Beneath this instruction is a block of data; output from it exactly the lines that run from the one containing "Count the ordered" through the one containing "- X during Y: X", inclusive.

Data for processing
»»
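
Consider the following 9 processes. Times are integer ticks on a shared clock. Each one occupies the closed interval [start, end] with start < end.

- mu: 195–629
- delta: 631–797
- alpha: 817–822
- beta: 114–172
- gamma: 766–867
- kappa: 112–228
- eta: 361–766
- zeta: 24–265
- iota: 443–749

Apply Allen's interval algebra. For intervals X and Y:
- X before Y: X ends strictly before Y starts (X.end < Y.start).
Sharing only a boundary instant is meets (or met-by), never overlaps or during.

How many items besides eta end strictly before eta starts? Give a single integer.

Target eta = [361, 766].
alpha [817, 822] → after → no.
beta [114, 172] → before → counts.
delta [631, 797] → overlapped-by → no.
gamma [766, 867] → met-by → no.
iota [443, 749] → during → no.
kappa [112, 228] → before → counts.
mu [195, 629] → overlaps → no.
zeta [24, 265] → before → counts.
Total: 3.

3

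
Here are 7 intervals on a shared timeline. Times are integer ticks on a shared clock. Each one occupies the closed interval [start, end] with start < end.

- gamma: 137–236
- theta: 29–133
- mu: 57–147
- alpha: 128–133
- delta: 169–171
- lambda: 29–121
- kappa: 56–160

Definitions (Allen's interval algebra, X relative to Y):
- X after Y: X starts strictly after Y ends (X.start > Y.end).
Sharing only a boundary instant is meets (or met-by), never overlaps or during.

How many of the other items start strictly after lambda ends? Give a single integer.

Target lambda = [29, 121].
alpha [128, 133] → after → counts.
delta [169, 171] → after → counts.
gamma [137, 236] → after → counts.
kappa [56, 160] → overlapped-by → no.
mu [57, 147] → overlapped-by → no.
theta [29, 133] → started-by → no.
Total: 3.

3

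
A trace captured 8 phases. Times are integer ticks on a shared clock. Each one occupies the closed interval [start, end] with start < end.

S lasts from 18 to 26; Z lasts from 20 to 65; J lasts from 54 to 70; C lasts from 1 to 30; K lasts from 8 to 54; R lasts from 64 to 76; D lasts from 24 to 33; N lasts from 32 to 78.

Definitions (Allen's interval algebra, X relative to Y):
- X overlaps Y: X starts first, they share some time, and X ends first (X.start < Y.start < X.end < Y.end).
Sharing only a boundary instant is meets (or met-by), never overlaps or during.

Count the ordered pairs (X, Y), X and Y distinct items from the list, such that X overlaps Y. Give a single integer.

12

Checking all 56 ordered pairs for relation 'overlaps'; matching pairs in alphabetical order:
(C, D): C overlaps D ✓
(C, K): C overlaps K ✓
(C, Z): C overlaps Z ✓
(D, N): D overlaps N ✓
(J, R): J overlaps R ✓
(K, N): K overlaps N ✓
(K, Z): K overlaps Z ✓
(S, D): S overlaps D ✓
(S, Z): S overlaps Z ✓
(Z, J): Z overlaps J ✓
(Z, N): Z overlaps N ✓
(Z, R): Z overlaps R ✓
Count: 12.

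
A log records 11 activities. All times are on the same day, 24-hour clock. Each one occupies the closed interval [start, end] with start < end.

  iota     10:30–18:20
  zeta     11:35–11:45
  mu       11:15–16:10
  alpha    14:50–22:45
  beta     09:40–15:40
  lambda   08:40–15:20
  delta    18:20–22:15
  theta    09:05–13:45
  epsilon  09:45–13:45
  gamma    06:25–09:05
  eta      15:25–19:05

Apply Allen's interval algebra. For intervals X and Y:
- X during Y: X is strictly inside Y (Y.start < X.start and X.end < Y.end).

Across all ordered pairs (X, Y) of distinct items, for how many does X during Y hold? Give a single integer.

Checking all 110 ordered pairs for relation 'during'; matching pairs in alphabetical order:
(delta, alpha): delta during alpha ✓
(epsilon, beta): epsilon during beta ✓
(epsilon, lambda): epsilon during lambda ✓
(eta, alpha): eta during alpha ✓
(mu, iota): mu during iota ✓
(theta, lambda): theta during lambda ✓
(zeta, beta): zeta during beta ✓
(zeta, epsilon): zeta during epsilon ✓
(zeta, iota): zeta during iota ✓
(zeta, lambda): zeta during lambda ✓
(zeta, mu): zeta during mu ✓
(zeta, theta): zeta during theta ✓
Count: 12.

12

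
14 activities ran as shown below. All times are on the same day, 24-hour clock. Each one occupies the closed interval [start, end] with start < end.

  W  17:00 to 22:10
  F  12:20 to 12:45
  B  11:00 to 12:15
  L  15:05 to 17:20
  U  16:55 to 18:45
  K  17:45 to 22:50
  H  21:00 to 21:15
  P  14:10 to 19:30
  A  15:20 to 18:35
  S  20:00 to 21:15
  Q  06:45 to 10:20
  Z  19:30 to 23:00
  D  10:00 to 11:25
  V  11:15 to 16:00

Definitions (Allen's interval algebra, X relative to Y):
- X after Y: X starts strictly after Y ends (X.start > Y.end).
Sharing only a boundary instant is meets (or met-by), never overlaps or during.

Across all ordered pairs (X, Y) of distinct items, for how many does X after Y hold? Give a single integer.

59

Checking all 182 ordered pairs for relation 'after'; matching pairs in alphabetical order:
(A, B): A after B ✓
(A, D): A after D ✓
(A, F): A after F ✓
(A, Q): A after Q ✓
(B, Q): B after Q ✓
(F, B): F after B ✓
(F, D): F after D ✓
(F, Q): F after Q ✓
(H, A): H after A ✓
(H, B): H after B ✓
(H, D): H after D ✓
(H, F): H after F ✓
(H, L): H after L ✓
(H, P): H after P ✓
(H, Q): H after Q ✓
(H, U): H after U ✓
(H, V): H after V ✓
(K, B): K after B ✓
(K, D): K after D ✓
(K, F): K after F ✓
(K, L): K after L ✓
(K, Q): K after Q ✓
(K, V): K after V ✓
(L, B): L after B ✓
... plus 35 further pairs not listed.
Count: 59.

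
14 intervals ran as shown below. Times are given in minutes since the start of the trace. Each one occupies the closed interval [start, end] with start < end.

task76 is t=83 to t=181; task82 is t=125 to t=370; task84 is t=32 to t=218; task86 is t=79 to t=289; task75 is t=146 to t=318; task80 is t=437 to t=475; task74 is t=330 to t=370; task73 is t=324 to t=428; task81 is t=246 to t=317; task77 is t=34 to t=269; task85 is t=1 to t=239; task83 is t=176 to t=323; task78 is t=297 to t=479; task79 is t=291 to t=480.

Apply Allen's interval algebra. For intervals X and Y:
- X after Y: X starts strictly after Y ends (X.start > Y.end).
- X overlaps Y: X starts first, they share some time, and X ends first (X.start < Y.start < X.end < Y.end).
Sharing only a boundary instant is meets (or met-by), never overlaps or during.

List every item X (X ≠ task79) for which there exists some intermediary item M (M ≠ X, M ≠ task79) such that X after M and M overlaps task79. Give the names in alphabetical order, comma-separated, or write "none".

task73, task74, task80

Target task79 = [t=291, t=480].
Intermediaries M with M overlaps task79: task75, task81, task82, task83.
Via task75 — items with X after task75: task73, task74, task80.
Via task81 — items with X after task81: task73, task74, task80.
Via task82 — items with X after task82: task80.
Via task83 — items with X after task83: task73, task74, task80.
Union: task73, task74, task80.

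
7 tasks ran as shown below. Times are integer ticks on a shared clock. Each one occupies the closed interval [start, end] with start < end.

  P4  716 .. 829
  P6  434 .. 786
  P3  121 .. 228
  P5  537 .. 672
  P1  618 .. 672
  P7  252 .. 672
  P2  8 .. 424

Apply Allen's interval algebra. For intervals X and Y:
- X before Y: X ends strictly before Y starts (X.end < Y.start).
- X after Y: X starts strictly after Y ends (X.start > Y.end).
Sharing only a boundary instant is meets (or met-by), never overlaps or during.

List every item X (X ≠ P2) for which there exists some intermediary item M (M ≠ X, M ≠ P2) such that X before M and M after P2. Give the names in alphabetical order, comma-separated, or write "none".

Target P2 = [8, 424].
Intermediaries M with M after P2: P1, P4, P5, P6.
Via P1 — items with X before P1: P3.
Via P4 — items with X before P4: P1, P3, P5, P7.
Via P5 — items with X before P5: P3.
Via P6 — items with X before P6: P3.
Union: P1, P3, P5, P7.

P1, P3, P5, P7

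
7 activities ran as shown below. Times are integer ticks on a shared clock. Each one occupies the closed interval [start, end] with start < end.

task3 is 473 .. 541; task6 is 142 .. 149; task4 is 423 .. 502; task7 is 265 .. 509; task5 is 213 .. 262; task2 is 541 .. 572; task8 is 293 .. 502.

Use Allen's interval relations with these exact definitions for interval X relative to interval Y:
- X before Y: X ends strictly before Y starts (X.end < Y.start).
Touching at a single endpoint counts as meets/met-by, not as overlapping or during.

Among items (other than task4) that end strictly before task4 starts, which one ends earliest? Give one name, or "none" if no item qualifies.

task6

Target task4 = [423, 502].
task2 [541, 572] → after → excluded.
task3 [473, 541] → overlapped-by → excluded.
task5 [213, 262] → before → candidate.
task6 [142, 149] → before → candidate.
task7 [265, 509] → contains → excluded.
task8 [293, 502] → finished-by → excluded.
Among candidates, earliest end is 149 → task6.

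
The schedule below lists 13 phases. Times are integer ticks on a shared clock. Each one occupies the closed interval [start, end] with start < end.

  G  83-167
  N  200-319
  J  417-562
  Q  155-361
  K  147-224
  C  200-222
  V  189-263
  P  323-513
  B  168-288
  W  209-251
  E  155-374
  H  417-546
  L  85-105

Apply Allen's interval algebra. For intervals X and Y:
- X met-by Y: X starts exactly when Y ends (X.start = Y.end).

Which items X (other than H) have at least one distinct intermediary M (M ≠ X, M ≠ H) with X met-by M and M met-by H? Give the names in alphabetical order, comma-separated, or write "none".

Target H = [417, 546].
Intermediaries M with M met-by H: none.
Union: none.

none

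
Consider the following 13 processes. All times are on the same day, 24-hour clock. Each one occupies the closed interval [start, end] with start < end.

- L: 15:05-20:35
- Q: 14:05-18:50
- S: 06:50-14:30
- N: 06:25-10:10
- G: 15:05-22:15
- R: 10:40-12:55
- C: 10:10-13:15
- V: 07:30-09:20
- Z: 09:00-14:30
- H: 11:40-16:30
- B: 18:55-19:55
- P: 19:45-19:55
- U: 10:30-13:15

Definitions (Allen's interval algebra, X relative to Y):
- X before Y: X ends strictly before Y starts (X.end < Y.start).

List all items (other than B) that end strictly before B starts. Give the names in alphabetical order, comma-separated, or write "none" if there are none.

C, H, N, Q, R, S, U, V, Z

Target B = [18:55, 19:55].
C [10:10, 13:15] → before → yes.
G [15:05, 22:15] → contains → no.
H [11:40, 16:30] → before → yes.
L [15:05, 20:35] → contains → no.
N [06:25, 10:10] → before → yes.
P [19:45, 19:55] → finishes → no.
Q [14:05, 18:50] → before → yes.
R [10:40, 12:55] → before → yes.
S [06:50, 14:30] → before → yes.
U [10:30, 13:15] → before → yes.
V [07:30, 09:20] → before → yes.
Z [09:00, 14:30] → before → yes.
Result: C, H, N, Q, R, S, U, V, Z.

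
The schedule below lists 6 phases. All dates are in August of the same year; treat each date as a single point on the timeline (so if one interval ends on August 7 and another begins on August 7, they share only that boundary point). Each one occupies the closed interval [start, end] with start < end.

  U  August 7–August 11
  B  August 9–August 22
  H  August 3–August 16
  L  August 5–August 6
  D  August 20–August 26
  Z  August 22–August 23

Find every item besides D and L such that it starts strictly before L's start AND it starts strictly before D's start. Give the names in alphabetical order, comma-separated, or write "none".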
««
Answer below
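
Count the ordered pairs (X, Y), X and Y distinct items from the list, such that X overlaps Y. Give a single integer.

12

Checking all 56 ordered pairs for relation 'overlaps'; matching pairs in alphabetical order:
(C, D): C overlaps D ✓
(C, K): C overlaps K ✓
(C, Z): C overlaps Z ✓
(D, N): D overlaps N ✓
(J, R): J overlaps R ✓
(K, N): K overlaps N ✓
(K, Z): K overlaps Z ✓
(S, D): S overlaps D ✓
(S, Z): S overlaps Z ✓
(Z, J): Z overlaps J ✓
(Z, N): Z overlaps N ✓
(Z, R): Z overlaps R ✓
Count: 12.

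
A log records 11 activities. All times are on the same day, 24-hour clock. Each one occupies the closed interval [start, end] with start < end.

  iota     10:30–18:20
  zeta     11:35–11:45
  mu       11:15–16:10
  alpha    14:50–22:45
  beta     09:40–15:40
  lambda   08:40–15:20
  delta    18:20–22:15
  theta    09:05–13:45
  epsilon  09:45–13:45
  gamma    06:25–09:05
  eta      15:25–19:05

Apply Allen's interval algebra. For intervals X and Y:
- X during Y: X is strictly inside Y (Y.start < X.start and X.end < Y.end).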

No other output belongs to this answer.